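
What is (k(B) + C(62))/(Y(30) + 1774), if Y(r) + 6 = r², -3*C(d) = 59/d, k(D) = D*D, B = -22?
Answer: 89965/496248 ≈ 0.18129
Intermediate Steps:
k(D) = D²
C(d) = -59/(3*d)
Y(r) = -6 + r²
(k(B) + C(62))/(Y(30) + 1774) = ((-22)² - 59/3/62)/((-6 + 30²) + 1774) = (484 - 59/3*1/62)/((-6 + 900) + 1774) = (484 - 59/186)/(894 + 1774) = (89965/186)/2668 = (89965/186)*(1/2668) = 89965/496248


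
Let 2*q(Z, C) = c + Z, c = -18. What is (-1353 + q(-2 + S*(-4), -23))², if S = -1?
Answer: 1852321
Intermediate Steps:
q(Z, C) = -9 + Z/2 (q(Z, C) = (-18 + Z)/2 = -9 + Z/2)
(-1353 + q(-2 + S*(-4), -23))² = (-1353 + (-9 + (-2 - 1*(-4))/2))² = (-1353 + (-9 + (-2 + 4)/2))² = (-1353 + (-9 + (½)*2))² = (-1353 + (-9 + 1))² = (-1353 - 8)² = (-1361)² = 1852321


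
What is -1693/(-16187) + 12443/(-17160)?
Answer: -172362961/277768920 ≈ -0.62053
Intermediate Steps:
-1693/(-16187) + 12443/(-17160) = -1693*(-1/16187) + 12443*(-1/17160) = 1693/16187 - 12443/17160 = -172362961/277768920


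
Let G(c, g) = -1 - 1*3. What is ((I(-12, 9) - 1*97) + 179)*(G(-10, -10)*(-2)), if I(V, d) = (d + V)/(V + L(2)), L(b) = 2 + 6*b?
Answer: 644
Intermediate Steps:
G(c, g) = -4 (G(c, g) = -1 - 3 = -4)
I(V, d) = (V + d)/(14 + V) (I(V, d) = (d + V)/(V + (2 + 6*2)) = (V + d)/(V + (2 + 12)) = (V + d)/(V + 14) = (V + d)/(14 + V))
((I(-12, 9) - 1*97) + 179)*(G(-10, -10)*(-2)) = (((-12 + 9)/(14 - 12) - 1*97) + 179)*(-4*(-2)) = ((-3/2 - 97) + 179)*8 = (-197/2 + 179)*8 = (161/2)*8 = 644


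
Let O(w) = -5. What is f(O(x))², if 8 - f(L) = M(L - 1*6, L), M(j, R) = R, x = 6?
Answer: 169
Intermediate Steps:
f(L) = 8 - L
f(O(x))² = (8 - 1*(-5))² = (8 + 5)² = 13² = 169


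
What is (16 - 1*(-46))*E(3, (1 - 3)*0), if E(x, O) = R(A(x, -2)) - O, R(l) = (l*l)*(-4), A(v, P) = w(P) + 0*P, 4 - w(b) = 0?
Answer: -3968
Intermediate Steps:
w(b) = 4 (w(b) = 4 - 1*0 = 4 + 0 = 4)
A(v, P) = 4 (A(v, P) = 4 + 0*P = 4 + 0 = 4)
R(l) = -4*l² (R(l) = l²*(-4) = -4*l²)
E(x, O) = -64 - O (E(x, O) = -4*4² - O = -4*16 - O = -64 - O)
(16 - 1*(-46))*E(3, (1 - 3)*0) = (16 - 1*(-46))*(-64 - (1 - 3)*0) = (16 + 46)*(-64 - (-2)*0) = 62*(-64 - 1*0) = 62*(-64 + 0) = 62*(-64) = -3968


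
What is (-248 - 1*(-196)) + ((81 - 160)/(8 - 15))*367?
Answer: 28629/7 ≈ 4089.9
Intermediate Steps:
(-248 - 1*(-196)) + ((81 - 160)/(8 - 15))*367 = (-248 + 196) - 79/(-7)*367 = -52 - 79*(-1/7)*367 = -52 + (79/7)*367 = -52 + 28993/7 = 28629/7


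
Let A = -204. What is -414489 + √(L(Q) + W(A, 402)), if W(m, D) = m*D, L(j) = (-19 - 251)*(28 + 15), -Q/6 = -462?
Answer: -414489 + 3*I*√10402 ≈ -4.1449e+5 + 305.97*I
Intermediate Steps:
Q = 2772 (Q = -6*(-462) = 2772)
L(j) = -11610 (L(j) = -270*43 = -11610)
W(m, D) = D*m
-414489 + √(L(Q) + W(A, 402)) = -414489 + √(-11610 + 402*(-204)) = -414489 + √(-11610 - 82008) = -414489 + √(-93618) = -414489 + 3*I*√10402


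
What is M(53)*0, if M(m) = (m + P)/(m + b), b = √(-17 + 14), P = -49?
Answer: 0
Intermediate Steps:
b = I*√3 (b = √(-3) = I*√3 ≈ 1.732*I)
M(m) = (-49 + m)/(m + I*√3) (M(m) = (m - 49)/(m + I*√3) = (-49 + m)/(m + I*√3))
M(53)*0 = ((-49 + 53)/(53 + I*√3))*0 = (4/(53 + I*√3))*0 = 0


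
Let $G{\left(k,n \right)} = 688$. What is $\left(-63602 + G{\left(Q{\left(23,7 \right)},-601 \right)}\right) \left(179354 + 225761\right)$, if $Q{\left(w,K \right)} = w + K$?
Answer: $-25487405110$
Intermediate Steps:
$Q{\left(w,K \right)} = K + w$
$\left(-63602 + G{\left(Q{\left(23,7 \right)},-601 \right)}\right) \left(179354 + 225761\right) = \left(-63602 + 688\right) \left(179354 + 225761\right) = \left(-62914\right) 405115 = -25487405110$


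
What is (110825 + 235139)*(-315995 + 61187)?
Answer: -88154394912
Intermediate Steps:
(110825 + 235139)*(-315995 + 61187) = 345964*(-254808) = -88154394912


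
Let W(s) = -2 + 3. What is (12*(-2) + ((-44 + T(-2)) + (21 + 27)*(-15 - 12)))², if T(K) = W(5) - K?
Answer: 1852321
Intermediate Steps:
W(s) = 1
T(K) = 1 - K
(12*(-2) + ((-44 + T(-2)) + (21 + 27)*(-15 - 12)))² = (12*(-2) + ((-44 + (1 - 1*(-2))) + (21 + 27)*(-15 - 12)))² = (-24 + ((-44 + (1 + 2)) + 48*(-27)))² = (-24 + ((-44 + 3) - 1296))² = (-24 + (-41 - 1296))² = (-24 - 1337)² = (-1361)² = 1852321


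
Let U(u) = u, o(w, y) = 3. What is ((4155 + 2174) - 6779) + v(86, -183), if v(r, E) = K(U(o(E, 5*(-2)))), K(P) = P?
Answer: -447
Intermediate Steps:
v(r, E) = 3
((4155 + 2174) - 6779) + v(86, -183) = ((4155 + 2174) - 6779) + 3 = (6329 - 6779) + 3 = -450 + 3 = -447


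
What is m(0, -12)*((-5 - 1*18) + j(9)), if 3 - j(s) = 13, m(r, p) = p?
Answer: 396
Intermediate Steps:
j(s) = -10 (j(s) = 3 - 1*13 = 3 - 13 = -10)
m(0, -12)*((-5 - 1*18) + j(9)) = -12*((-5 - 1*18) - 10) = -12*((-5 - 18) - 10) = -12*(-23 - 10) = -12*(-33) = 396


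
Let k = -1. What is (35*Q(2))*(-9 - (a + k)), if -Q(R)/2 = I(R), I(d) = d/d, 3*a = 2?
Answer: 1820/3 ≈ 606.67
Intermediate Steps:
a = ⅔ (a = (⅓)*2 = ⅔ ≈ 0.66667)
I(d) = 1
Q(R) = -2 (Q(R) = -2*1 = -2)
(35*Q(2))*(-9 - (a + k)) = (35*(-2))*(-9 - (⅔ - 1)) = -70*(-9 - 1*(-⅓)) = -70*(-9 + ⅓) = -70*(-26/3) = 1820/3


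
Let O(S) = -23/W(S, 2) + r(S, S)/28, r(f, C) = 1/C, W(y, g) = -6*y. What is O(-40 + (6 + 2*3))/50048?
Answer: -325/117712896 ≈ -2.7610e-6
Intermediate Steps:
O(S) = 325/(84*S) (O(S) = -23*(-1/(6*S)) + 1/(S*28) = -(-23)/(6*S) + (1/28)/S = 23/(6*S) + 1/(28*S) = 325/(84*S))
O(-40 + (6 + 2*3))/50048 = (325/(84*(-40 + (6 + 2*3))))/50048 = (325/(84*(-40 + (6 + 6))))*(1/50048) = (325/(84*(-40 + 12)))*(1/50048) = ((325/84)/(-28))*(1/50048) = ((325/84)*(-1/28))*(1/50048) = -325/2352*1/50048 = -325/117712896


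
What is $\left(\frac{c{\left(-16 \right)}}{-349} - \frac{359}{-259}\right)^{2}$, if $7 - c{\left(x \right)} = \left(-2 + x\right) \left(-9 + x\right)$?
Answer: $\frac{57613440784}{8170532881} \approx 7.0514$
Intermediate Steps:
$c{\left(x \right)} = 7 - \left(-9 + x\right) \left(-2 + x\right)$ ($c{\left(x \right)} = 7 - \left(-2 + x\right) \left(-9 + x\right) = 7 - \left(-9 + x\right) \left(-2 + x\right)$)
$\left(\frac{c{\left(-16 \right)}}{-349} - \frac{359}{-259}\right)^{2} = \left(\frac{-11 - \left(-16\right)^{2} + 11 \left(-16\right)}{-349} - \frac{359}{-259}\right)^{2} = \left(\left(-11 - 256 - 176\right) \left(- \frac{1}{349}\right) - - \frac{359}{259}\right)^{2} = \left(\left(-11 - 256 - 176\right) \left(- \frac{1}{349}\right) + \frac{359}{259}\right)^{2} = \left(\left(-443\right) \left(- \frac{1}{349}\right) + \frac{359}{259}\right)^{2} = \left(\frac{443}{349} + \frac{359}{259}\right)^{2} = \left(\frac{240028}{90391}\right)^{2} = \frac{57613440784}{8170532881}$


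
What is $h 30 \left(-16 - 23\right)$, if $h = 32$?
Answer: $-37440$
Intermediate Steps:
$h 30 \left(-16 - 23\right) = 32 \cdot 30 \left(-16 - 23\right) = 960 \left(-39\right) = -37440$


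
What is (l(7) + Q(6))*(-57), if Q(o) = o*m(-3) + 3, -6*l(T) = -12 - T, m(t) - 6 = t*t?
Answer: -10963/2 ≈ -5481.5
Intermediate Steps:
m(t) = 6 + t**2 (m(t) = 6 + t*t = 6 + t**2)
l(T) = 2 + T/6 (l(T) = -(-12 - T)/6 = 2 + T/6)
Q(o) = 3 + 15*o (Q(o) = o*(6 + (-3)**2) + 3 = o*(6 + 9) + 3 = o*15 + 3 = 15*o + 3 = 3 + 15*o)
(l(7) + Q(6))*(-57) = ((2 + (1/6)*7) + (3 + 15*6))*(-57) = ((2 + 7/6) + (3 + 90))*(-57) = (19/6 + 93)*(-57) = (577/6)*(-57) = -10963/2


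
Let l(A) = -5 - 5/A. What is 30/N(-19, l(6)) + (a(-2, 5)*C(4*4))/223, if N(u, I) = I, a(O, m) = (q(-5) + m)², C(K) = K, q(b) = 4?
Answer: 1044/1561 ≈ 0.66880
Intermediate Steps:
a(O, m) = (4 + m)²
30/N(-19, l(6)) + (a(-2, 5)*C(4*4))/223 = 30/(-5 - 5/6) + ((4 + 5)²*(4*4))/223 = 30/(-5 - 5*⅙) + (9²*16)*(1/223) = 30/(-5 - ⅚) + (81*16)*(1/223) = 30/(-35/6) + 1296*(1/223) = 30*(-6/35) + 1296/223 = -36/7 + 1296/223 = 1044/1561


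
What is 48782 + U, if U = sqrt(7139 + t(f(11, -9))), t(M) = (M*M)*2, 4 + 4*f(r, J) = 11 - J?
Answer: 48782 + sqrt(7171) ≈ 48867.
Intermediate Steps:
f(r, J) = 7/4 - J/4 (f(r, J) = -1 + (11 - J)/4 = -1 + (11/4 - J/4) = 7/4 - J/4)
t(M) = 2*M**2 (t(M) = M**2*2 = 2*M**2)
U = sqrt(7171) (U = sqrt(7139 + 2*(7/4 - 1/4*(-9))**2) = sqrt(7139 + 2*(7/4 + 9/4)**2) = sqrt(7139 + 2*4**2) = sqrt(7139 + 2*16) = sqrt(7139 + 32) = sqrt(7171) ≈ 84.682)
48782 + U = 48782 + sqrt(7171)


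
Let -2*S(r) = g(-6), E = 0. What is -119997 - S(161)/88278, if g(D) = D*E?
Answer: -119997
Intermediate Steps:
g(D) = 0 (g(D) = D*0 = 0)
S(r) = 0 (S(r) = -½*0 = 0)
-119997 - S(161)/88278 = -119997 - 0/88278 = -119997 - 1*0 = -119997 + 0 = -119997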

══════════════════════════════

- [DIRECTIONS FOR THIS TASK] With the line holding "Answer: 169" as the first and the line holding "Answer: -414489 +" as the last, please transcribe exactly the lines of the material above in that range and nothing else.

- [TASK ANSWER]
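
Answer: 169
Intermediate Steps:
f(L) = 8 - L
f(O(x))² = (8 - 1*(-5))² = (8 + 5)² = 13² = 169


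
What is (16 - 1*(-46))*E(3, (1 - 3)*0), if E(x, O) = R(A(x, -2)) - O, R(l) = (l*l)*(-4), A(v, P) = w(P) + 0*P, 4 - w(b) = 0?
Answer: -3968
Intermediate Steps:
w(b) = 4 (w(b) = 4 - 1*0 = 4 + 0 = 4)
A(v, P) = 4 (A(v, P) = 4 + 0*P = 4 + 0 = 4)
R(l) = -4*l² (R(l) = l²*(-4) = -4*l²)
E(x, O) = -64 - O (E(x, O) = -4*4² - O = -4*16 - O = -64 - O)
(16 - 1*(-46))*E(3, (1 - 3)*0) = (16 - 1*(-46))*(-64 - (1 - 3)*0) = (16 + 46)*(-64 - (-2)*0) = 62*(-64 - 1*0) = 62*(-64 + 0) = 62*(-64) = -3968


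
What is (-248 - 1*(-196)) + ((81 - 160)/(8 - 15))*367?
Answer: 28629/7 ≈ 4089.9
Intermediate Steps:
(-248 - 1*(-196)) + ((81 - 160)/(8 - 15))*367 = (-248 + 196) - 79/(-7)*367 = -52 - 79*(-1/7)*367 = -52 + (79/7)*367 = -52 + 28993/7 = 28629/7


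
Let A = -204. What is -414489 + √(L(Q) + W(A, 402)), if W(m, D) = m*D, L(j) = (-19 - 251)*(28 + 15), -Q/6 = -462?
Answer: -414489 + 3*I*√10402 ≈ -4.1449e+5 + 305.97*I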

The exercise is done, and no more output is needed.